ACTIVITY ::
When you reach the line that contains "Answer: $-114$" in the entries below, begin returning lines exactly as written and continue through the last one.
==*==
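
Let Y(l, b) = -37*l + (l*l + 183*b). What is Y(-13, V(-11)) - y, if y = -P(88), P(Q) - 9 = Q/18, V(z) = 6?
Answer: 15857/9 ≈ 1761.9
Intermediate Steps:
P(Q) = 9 + Q/18
Y(l, b) = l² - 37*l + 183*b (Y(l, b) = -37*l + (l² + 183*b) = l² - 37*l + 183*b)
y = -125/9 (y = -(9 + (1/18)*88) = -(9 + 44/9) = -1*125/9 = -125/9 ≈ -13.889)
Y(-13, V(-11)) - y = ((-13)² - 37*(-13) + 183*6) - 1*(-125/9) = (169 + 481 + 1098) + 125/9 = 1748 + 125/9 = 15857/9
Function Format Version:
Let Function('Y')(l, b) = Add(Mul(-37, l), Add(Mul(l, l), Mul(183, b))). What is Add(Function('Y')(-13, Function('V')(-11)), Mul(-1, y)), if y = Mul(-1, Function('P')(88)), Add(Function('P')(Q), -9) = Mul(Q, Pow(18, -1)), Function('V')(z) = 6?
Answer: Rational(15857, 9) ≈ 1761.9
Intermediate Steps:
Function('P')(Q) = Add(9, Mul(Rational(1, 18), Q)) (Function('P')(Q) = Add(9, Mul(Q, Pow(18, -1))) = Add(9, Mul(Q, Rational(1, 18))) = Add(9, Mul(Rational(1, 18), Q)))
Function('Y')(l, b) = Add(Pow(l, 2), Mul(-37, l), Mul(183, b)) (Function('Y')(l, b) = Add(Mul(-37, l), Add(Pow(l, 2), Mul(183, b))) = Add(Pow(l, 2), Mul(-37, l), Mul(183, b)))
y = Rational(-125, 9) (y = Mul(-1, Add(9, Mul(Rational(1, 18), 88))) = Mul(-1, Add(9, Rational(44, 9))) = Mul(-1, Rational(125, 9)) = Rational(-125, 9) ≈ -13.889)
Add(Function('Y')(-13, Function('V')(-11)), Mul(-1, y)) = Add(Add(Pow(-13, 2), Mul(-37, -13), Mul(183, 6)), Mul(-1, Rational(-125, 9))) = Add(Add(169, 481, 1098), Rational(125, 9)) = Add(1748, Rational(125, 9)) = Rational(15857, 9)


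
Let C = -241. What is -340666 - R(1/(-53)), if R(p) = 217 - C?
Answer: -341124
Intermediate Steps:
R(p) = 458 (R(p) = 217 - 1*(-241) = 217 + 241 = 458)
-340666 - R(1/(-53)) = -340666 - 1*458 = -340666 - 458 = -341124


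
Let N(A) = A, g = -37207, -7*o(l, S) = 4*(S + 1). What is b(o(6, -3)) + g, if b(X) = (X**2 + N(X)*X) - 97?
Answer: -1827768/49 ≈ -37301.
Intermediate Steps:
o(l, S) = -4/7 - 4*S/7 (o(l, S) = -4*(S + 1)/7 = -4*(1 + S)/7 = -(4 + 4*S)/7 = -4/7 - 4*S/7)
b(X) = -97 + 2*X**2 (b(X) = (X**2 + X*X) - 97 = (X**2 + X**2) - 97 = 2*X**2 - 97 = -97 + 2*X**2)
b(o(6, -3)) + g = (-97 + 2*(-4/7 - 4/7*(-3))**2) - 37207 = (-97 + 2*(-4/7 + 12/7)**2) - 37207 = (-97 + 2*(8/7)**2) - 37207 = (-97 + 2*(64/49)) - 37207 = (-97 + 128/49) - 37207 = -4625/49 - 37207 = -1827768/49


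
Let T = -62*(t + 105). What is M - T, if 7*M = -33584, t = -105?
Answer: -33584/7 ≈ -4797.7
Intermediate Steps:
M = -33584/7 (M = (⅐)*(-33584) = -33584/7 ≈ -4797.7)
T = 0 (T = -62*(-105 + 105) = -62*0 = 0)
M - T = -33584/7 - 1*0 = -33584/7 + 0 = -33584/7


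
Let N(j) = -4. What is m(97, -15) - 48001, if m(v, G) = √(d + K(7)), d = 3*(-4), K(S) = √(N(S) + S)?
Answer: -48001 + I*√(12 - √3) ≈ -48001.0 + 3.2044*I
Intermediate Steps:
K(S) = √(-4 + S)
d = -12
m(v, G) = √(-12 + √3) (m(v, G) = √(-12 + √(-4 + 7)) = √(-12 + √3))
m(97, -15) - 48001 = √(-12 + √3) - 48001 = -48001 + √(-12 + √3)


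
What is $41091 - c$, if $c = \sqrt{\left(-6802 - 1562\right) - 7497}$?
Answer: $41091 - i \sqrt{15861} \approx 41091.0 - 125.94 i$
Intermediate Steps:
$c = i \sqrt{15861}$ ($c = \sqrt{\left(-6802 - 1562\right) - 7497} = \sqrt{-8364 - 7497} = \sqrt{-15861} = i \sqrt{15861} \approx 125.94 i$)
$41091 - c = 41091 - i \sqrt{15861}$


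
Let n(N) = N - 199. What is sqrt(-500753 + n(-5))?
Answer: I*sqrt(500957) ≈ 707.78*I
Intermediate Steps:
n(N) = -199 + N
sqrt(-500753 + n(-5)) = sqrt(-500753 + (-199 - 5)) = sqrt(-500753 - 204) = sqrt(-500957) = I*sqrt(500957)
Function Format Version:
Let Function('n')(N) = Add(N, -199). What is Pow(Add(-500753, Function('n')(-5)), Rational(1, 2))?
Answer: Mul(I, Pow(500957, Rational(1, 2))) ≈ Mul(707.78, I)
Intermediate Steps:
Function('n')(N) = Add(-199, N)
Pow(Add(-500753, Function('n')(-5)), Rational(1, 2)) = Pow(Add(-500753, Add(-199, -5)), Rational(1, 2)) = Pow(Add(-500753, -204), Rational(1, 2)) = Pow(-500957, Rational(1, 2)) = Mul(I, Pow(500957, Rational(1, 2)))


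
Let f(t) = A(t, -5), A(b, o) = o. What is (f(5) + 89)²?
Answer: 7056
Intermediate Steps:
f(t) = -5
(f(5) + 89)² = (-5 + 89)² = 84² = 7056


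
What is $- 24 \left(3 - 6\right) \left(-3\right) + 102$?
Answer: $-114$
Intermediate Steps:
$- 24 \left(3 - 6\right) \left(-3\right) + 102 = - 24 \left(\left(-3\right) \left(-3\right)\right) + 102 = \left(-24\right) 9 + 102 = -216 + 102 = -114$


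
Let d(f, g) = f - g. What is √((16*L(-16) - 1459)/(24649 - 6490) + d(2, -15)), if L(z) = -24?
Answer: 2*√1393067685/18159 ≈ 4.1108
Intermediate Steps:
√((16*L(-16) - 1459)/(24649 - 6490) + d(2, -15)) = √((16*(-24) - 1459)/(24649 - 6490) + (2 - 1*(-15))) = √((-384 - 1459)/18159 + (2 + 15)) = √(-1843*1/18159 + 17) = √(-1843/18159 + 17) = √(306860/18159) = 2*√1393067685/18159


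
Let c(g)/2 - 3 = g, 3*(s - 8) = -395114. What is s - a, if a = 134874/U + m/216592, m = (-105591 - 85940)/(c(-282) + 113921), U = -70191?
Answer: -75655823557476594185/574478681609712 ≈ -1.3169e+5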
==*==
WRITTEN REPLY ::
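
Answer: $-114$
Intermediate Steps:
$- 24 \left(3 - 6\right) \left(-3\right) + 102 = - 24 \left(\left(-3\right) \left(-3\right)\right) + 102 = \left(-24\right) 9 + 102 = -216 + 102 = -114$


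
Let d(f, g) = f - g. What is √((16*L(-16) - 1459)/(24649 - 6490) + d(2, -15)), if L(z) = -24?
Answer: 2*√1393067685/18159 ≈ 4.1108
Intermediate Steps:
√((16*L(-16) - 1459)/(24649 - 6490) + d(2, -15)) = √((16*(-24) - 1459)/(24649 - 6490) + (2 - 1*(-15))) = √((-384 - 1459)/18159 + (2 + 15)) = √(-1843*1/18159 + 17) = √(-1843/18159 + 17) = √(306860/18159) = 2*√1393067685/18159


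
Let c(g)/2 - 3 = g, 3*(s - 8) = -395114. What is s - a, if a = 134874/U + m/216592, m = (-105591 - 85940)/(c(-282) + 113921), U = -70191?
Answer: -75655823557476594185/574478681609712 ≈ -1.3169e+5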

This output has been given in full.